Segment Start: Given data

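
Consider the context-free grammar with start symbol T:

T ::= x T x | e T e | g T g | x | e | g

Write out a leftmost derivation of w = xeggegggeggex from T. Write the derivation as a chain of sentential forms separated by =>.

T=>xTx=>xeTex=>xegTgex=>xeggTggex=>xeggeTeggex=>xeggegTgeggex=>xeggegggeggex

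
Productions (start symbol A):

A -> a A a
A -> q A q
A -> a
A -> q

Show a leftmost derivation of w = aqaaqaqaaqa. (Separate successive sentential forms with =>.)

A => aAa   [A -> a A a]
aAa => aqAqa   [A -> q A q]
aqAqa => aqaAaqa   [A -> a A a]
aqaAaqa => aqaaAaaqa   [A -> a A a]
aqaaAaaqa => aqaaqAqaaqa   [A -> q A q]
aqaaqAqaaqa => aqaaqaqaaqa   [A -> a]

A=>aAa=>aqAqa=>aqaAaqa=>aqaaAaaqa=>aqaaqAqaaqa=>aqaaqaqaaqa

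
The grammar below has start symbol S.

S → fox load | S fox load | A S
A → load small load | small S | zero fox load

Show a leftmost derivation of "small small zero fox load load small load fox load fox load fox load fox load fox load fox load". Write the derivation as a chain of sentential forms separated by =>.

S => A S => small S S => small A S S => small small S S S => small small A S S S => small small zero fox load S S S => small small zero fox load S fox load S S => small small zero fox load S fox load fox load S S => small small zero fox load A S fox load fox load S S => small small zero fox load load small load S fox load fox load S S => small small zero fox load load small load S fox load fox load fox load S S => small small zero fox load load small load fox load fox load fox load fox load S S => small small zero fox load load small load fox load fox load fox load fox load fox load S => small small zero fox load load small load fox load fox load fox load fox load fox load fox load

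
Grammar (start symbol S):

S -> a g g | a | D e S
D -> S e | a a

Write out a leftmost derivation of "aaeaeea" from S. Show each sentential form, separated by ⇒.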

Segment End: Given data

Your goal:
Make an exact copy of every line in the data.

Result:
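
Consider the context-free grammar with start symbol T:

T ::= x T x | e T e | g T g | x | e | g

Write out a leftmost derivation of w = xeggegggeggex from T. Write the derivation as a chain of sentential forms separated by =>.

T=>xTx=>xeTex=>xegTgex=>xeggTggex=>xeggeTeggex=>xeggegTgeggex=>xeggegggeggex

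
Productions (start symbol A):

A -> a A a
A -> q A q
A -> a
A -> q

Show a leftmost derivation of w = aqaaqaqaaqa. (Separate successive sentential forms with =>.)

A => aAa   [A -> a A a]
aAa => aqAqa   [A -> q A q]
aqAqa => aqaAaqa   [A -> a A a]
aqaAaqa => aqaaAaaqa   [A -> a A a]
aqaaAaaqa => aqaaqAqaaqa   [A -> q A q]
aqaaqAqaaqa => aqaaqaqaaqa   [A -> a]

A=>aAa=>aqAqa=>aqaAaqa=>aqaaAaaqa=>aqaaqAqaaqa=>aqaaqaqaaqa

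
The grammar below has start symbol S.

S → fox load | S fox load | A S
A → load small load | small S | zero fox load

Show a leftmost derivation of "small small zero fox load load small load fox load fox load fox load fox load fox load fox load". Write the derivation as a chain of sentential forms separated by =>.

S => A S => small S S => small A S S => small small S S S => small small A S S S => small small zero fox load S S S => small small zero fox load S fox load S S => small small zero fox load S fox load fox load S S => small small zero fox load A S fox load fox load S S => small small zero fox load load small load S fox load fox load S S => small small zero fox load load small load S fox load fox load fox load S S => small small zero fox load load small load fox load fox load fox load fox load S S => small small zero fox load load small load fox load fox load fox load fox load fox load S => small small zero fox load load small load fox load fox load fox load fox load fox load fox load

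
Grammar (start symbol S):

S -> a g g | a | D e S
D -> S e | a a

Write out a leftmost derivation of "aaeaeea" from S. Show each sentential form, separated by ⇒.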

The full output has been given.